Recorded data
-- Opening Marker --

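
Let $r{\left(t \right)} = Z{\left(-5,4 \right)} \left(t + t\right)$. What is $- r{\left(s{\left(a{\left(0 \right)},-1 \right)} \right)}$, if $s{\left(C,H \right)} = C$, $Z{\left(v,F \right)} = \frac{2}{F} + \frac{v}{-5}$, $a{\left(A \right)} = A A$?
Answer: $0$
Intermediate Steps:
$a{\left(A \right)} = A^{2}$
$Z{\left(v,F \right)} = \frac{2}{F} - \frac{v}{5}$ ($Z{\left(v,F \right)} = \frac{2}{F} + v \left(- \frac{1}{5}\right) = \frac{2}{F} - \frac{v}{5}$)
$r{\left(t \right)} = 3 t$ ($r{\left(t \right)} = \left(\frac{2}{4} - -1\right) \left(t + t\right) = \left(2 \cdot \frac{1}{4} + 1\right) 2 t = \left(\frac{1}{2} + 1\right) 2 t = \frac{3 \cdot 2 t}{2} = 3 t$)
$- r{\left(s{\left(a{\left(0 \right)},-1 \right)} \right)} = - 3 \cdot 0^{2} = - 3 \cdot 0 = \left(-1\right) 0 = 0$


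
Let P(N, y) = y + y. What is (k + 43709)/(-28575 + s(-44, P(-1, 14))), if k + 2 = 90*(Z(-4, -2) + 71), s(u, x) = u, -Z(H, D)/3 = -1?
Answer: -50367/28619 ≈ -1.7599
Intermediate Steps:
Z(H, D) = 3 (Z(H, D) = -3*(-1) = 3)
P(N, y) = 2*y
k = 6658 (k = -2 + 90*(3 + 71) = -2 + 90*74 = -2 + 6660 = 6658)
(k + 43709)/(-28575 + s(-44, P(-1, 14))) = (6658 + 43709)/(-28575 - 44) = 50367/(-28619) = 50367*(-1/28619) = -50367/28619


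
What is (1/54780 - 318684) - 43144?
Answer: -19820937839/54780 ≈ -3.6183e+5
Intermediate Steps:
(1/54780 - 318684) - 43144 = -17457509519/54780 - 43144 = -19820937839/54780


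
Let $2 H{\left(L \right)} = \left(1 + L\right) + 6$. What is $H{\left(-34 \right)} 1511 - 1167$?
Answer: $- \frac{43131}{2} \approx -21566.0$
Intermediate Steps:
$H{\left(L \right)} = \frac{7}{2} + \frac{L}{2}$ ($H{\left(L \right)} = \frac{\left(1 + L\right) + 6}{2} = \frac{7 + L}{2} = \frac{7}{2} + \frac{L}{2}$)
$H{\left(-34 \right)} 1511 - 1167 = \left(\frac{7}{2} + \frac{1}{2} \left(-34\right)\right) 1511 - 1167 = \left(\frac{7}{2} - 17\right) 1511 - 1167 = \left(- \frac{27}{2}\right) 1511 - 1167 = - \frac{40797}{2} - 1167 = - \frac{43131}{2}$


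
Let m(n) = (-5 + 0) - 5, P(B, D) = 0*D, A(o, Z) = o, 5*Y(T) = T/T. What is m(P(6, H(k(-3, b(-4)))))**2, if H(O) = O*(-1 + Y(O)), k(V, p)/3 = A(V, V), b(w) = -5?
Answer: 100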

-- Closing Marker --
-- Opening Marker --

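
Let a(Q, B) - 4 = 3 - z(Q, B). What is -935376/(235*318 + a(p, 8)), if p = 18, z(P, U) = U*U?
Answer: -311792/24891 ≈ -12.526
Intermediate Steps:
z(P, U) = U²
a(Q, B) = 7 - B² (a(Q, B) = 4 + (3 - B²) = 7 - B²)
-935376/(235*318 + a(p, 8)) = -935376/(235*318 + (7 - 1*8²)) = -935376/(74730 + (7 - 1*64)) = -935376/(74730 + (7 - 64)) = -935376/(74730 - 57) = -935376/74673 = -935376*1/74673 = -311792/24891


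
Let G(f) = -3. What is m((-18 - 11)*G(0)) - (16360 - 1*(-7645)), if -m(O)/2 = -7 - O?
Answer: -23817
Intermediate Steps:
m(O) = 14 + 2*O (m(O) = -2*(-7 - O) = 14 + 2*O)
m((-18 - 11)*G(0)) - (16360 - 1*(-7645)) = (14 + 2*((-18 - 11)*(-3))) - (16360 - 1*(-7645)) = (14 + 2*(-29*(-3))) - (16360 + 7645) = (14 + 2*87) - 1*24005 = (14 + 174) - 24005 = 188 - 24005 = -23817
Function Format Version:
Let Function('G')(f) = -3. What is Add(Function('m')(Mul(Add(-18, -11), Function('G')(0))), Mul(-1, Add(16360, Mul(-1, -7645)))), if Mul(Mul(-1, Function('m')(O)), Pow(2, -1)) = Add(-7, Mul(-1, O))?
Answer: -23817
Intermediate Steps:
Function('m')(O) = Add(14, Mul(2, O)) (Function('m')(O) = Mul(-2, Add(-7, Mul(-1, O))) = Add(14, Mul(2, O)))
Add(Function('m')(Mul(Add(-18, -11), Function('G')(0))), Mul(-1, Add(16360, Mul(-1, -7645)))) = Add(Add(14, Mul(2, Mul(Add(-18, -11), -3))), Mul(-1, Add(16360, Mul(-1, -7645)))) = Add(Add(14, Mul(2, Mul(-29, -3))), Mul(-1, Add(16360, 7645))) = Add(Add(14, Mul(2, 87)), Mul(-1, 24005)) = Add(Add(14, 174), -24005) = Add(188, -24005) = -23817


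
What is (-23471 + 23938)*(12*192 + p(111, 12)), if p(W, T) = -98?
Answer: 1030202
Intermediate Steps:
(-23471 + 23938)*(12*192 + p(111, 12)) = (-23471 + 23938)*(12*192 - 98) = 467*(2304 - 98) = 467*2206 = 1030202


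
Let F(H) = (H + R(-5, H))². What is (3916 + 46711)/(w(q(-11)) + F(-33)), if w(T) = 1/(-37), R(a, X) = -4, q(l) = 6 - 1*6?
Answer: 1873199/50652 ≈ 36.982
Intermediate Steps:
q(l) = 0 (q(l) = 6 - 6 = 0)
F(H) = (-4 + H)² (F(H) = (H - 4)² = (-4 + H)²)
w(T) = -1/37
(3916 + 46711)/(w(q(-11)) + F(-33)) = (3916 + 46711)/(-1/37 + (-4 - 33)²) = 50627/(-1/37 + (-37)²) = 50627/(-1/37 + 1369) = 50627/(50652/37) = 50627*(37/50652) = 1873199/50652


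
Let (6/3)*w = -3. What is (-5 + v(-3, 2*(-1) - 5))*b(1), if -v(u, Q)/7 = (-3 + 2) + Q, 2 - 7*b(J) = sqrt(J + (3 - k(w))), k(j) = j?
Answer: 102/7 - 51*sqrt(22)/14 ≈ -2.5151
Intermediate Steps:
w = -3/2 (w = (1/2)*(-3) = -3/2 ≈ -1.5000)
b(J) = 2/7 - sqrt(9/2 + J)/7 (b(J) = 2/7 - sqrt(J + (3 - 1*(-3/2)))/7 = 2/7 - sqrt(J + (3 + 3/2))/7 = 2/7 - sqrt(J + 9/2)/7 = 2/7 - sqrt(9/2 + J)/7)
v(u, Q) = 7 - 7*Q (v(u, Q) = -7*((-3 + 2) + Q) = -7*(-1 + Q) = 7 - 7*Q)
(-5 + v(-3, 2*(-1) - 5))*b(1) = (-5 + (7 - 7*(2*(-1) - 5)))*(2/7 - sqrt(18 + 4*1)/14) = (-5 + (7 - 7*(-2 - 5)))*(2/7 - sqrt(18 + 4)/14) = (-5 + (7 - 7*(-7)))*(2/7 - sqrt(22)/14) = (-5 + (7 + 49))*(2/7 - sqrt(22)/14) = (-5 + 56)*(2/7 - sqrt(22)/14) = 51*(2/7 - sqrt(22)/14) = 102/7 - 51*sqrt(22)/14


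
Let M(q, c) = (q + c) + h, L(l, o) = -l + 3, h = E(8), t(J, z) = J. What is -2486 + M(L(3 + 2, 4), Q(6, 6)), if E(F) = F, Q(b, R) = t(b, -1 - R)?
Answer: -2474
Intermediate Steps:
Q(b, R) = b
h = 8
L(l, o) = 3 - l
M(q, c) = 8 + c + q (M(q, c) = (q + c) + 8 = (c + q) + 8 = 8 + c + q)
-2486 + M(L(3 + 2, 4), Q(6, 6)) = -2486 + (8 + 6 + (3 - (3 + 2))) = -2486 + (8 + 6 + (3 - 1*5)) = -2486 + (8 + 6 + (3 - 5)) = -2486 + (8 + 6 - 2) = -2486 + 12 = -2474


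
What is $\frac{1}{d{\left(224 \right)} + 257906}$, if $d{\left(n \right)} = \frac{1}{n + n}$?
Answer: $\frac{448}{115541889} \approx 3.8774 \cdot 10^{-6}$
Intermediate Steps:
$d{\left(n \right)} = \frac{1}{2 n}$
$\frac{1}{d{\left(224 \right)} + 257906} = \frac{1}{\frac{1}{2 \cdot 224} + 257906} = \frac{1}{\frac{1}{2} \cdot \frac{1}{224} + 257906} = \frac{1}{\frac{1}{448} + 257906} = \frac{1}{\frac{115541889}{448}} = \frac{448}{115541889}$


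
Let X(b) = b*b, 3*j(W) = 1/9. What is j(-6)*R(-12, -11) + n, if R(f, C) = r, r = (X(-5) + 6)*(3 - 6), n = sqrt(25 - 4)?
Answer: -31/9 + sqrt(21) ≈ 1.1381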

-- Closing Marker --
-- Opening Marker --

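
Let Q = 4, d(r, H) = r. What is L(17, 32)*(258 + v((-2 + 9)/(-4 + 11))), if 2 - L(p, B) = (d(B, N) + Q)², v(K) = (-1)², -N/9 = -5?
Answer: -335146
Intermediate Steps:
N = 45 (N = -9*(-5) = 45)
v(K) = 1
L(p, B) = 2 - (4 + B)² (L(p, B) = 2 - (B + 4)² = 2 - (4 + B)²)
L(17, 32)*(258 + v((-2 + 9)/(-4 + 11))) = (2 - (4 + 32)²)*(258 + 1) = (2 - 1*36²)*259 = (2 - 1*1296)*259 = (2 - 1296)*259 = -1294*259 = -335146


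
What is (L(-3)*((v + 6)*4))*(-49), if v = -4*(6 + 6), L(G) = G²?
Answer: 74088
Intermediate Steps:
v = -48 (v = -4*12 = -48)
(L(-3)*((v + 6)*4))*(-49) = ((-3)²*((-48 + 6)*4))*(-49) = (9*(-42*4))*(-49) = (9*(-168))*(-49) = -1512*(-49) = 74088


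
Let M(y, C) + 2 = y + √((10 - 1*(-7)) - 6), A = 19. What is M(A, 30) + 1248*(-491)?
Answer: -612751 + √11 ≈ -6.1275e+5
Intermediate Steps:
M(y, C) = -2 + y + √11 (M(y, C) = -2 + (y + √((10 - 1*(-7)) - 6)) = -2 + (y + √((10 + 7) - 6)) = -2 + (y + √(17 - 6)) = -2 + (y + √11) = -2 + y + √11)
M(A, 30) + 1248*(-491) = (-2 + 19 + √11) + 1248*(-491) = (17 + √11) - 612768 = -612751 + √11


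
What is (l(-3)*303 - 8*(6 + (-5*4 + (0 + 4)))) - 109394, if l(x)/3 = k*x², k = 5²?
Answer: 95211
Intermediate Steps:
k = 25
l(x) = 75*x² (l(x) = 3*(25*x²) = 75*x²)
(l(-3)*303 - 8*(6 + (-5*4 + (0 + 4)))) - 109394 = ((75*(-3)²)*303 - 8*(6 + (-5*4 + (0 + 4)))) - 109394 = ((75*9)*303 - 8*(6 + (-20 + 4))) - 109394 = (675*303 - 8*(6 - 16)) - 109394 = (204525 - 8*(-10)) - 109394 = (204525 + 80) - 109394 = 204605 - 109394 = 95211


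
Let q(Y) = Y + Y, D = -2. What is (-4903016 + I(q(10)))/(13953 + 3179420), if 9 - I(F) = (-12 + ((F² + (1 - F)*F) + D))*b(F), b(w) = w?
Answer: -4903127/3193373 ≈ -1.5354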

-- Closing Marker --

What to work on → An exact copy of the lines above, from the one containing "Let M(q, c)" through the one containing "Answer: -2474", is the whole of the answer.

Solution to this exercise →
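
Let M(q, c) = (q + c) + h, L(l, o) = -l + 3, h = E(8), t(J, z) = J. What is -2486 + M(L(3 + 2, 4), Q(6, 6)), if E(F) = F, Q(b, R) = t(b, -1 - R)?
Answer: -2474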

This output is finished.